Dataset excerpts
___
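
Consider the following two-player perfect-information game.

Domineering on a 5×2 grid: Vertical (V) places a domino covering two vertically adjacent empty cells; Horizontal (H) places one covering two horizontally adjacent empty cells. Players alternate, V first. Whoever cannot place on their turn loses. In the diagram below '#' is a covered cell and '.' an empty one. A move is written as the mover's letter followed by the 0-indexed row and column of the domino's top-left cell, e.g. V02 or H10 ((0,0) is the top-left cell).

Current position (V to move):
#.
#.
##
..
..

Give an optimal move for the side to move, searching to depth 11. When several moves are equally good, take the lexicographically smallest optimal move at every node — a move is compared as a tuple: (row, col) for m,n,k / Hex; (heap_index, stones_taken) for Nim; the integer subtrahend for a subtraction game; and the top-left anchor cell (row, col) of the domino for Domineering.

p1 V@[#./#./##/../..]: V01[##/##/##/../..]-1 V30[#./#./##/#./#.]+1* V31[#./#./##/.#/.#]+1
p2 H@[#./#./##/#./#.] terminal -1; root [#./#./##/../..] d11

V's best at [#./#./##/../..]: V30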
___
### What to produce
In full and exactly as written, repeat the data.

### Response to the exercise
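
Consider the following two-player perfect-information game.

Domineering on a 5×2 grid: Vertical (V) places a domino covering two vertically adjacent empty cells; Horizontal (H) places one covering two horizontally adjacent empty cells. Players alternate, V first. Whoever cannot place on their turn loses. In the diagram below '#' is a covered cell and '.' an empty one. A move is written as the mover's letter followed by the 0-indexed row and column of the domino's top-left cell, e.g. V02 or H10 ((0,0) is the top-left cell).

Current position (V to move):
#.
#.
##
..
..

Give an optimal move for the side to move, searching to depth 11. When several moves are equally good, take the lexicographically smallest optimal move at every node — a move is compared as a tuple: (row, col) for m,n,k / Hex; (heap_index, stones_taken) for Nim; the integer subtrahend for a subtraction game; and the top-left anchor cell (row, col) of the domino for Domineering.

p1 V@[#./#./##/../..]: V01[##/##/##/../..]-1 V30[#./#./##/#./#.]+1* V31[#./#./##/.#/.#]+1
p2 H@[#./#./##/#./#.] terminal -1; root [#./#./##/../..] d11

V's best at [#./#./##/../..]: V30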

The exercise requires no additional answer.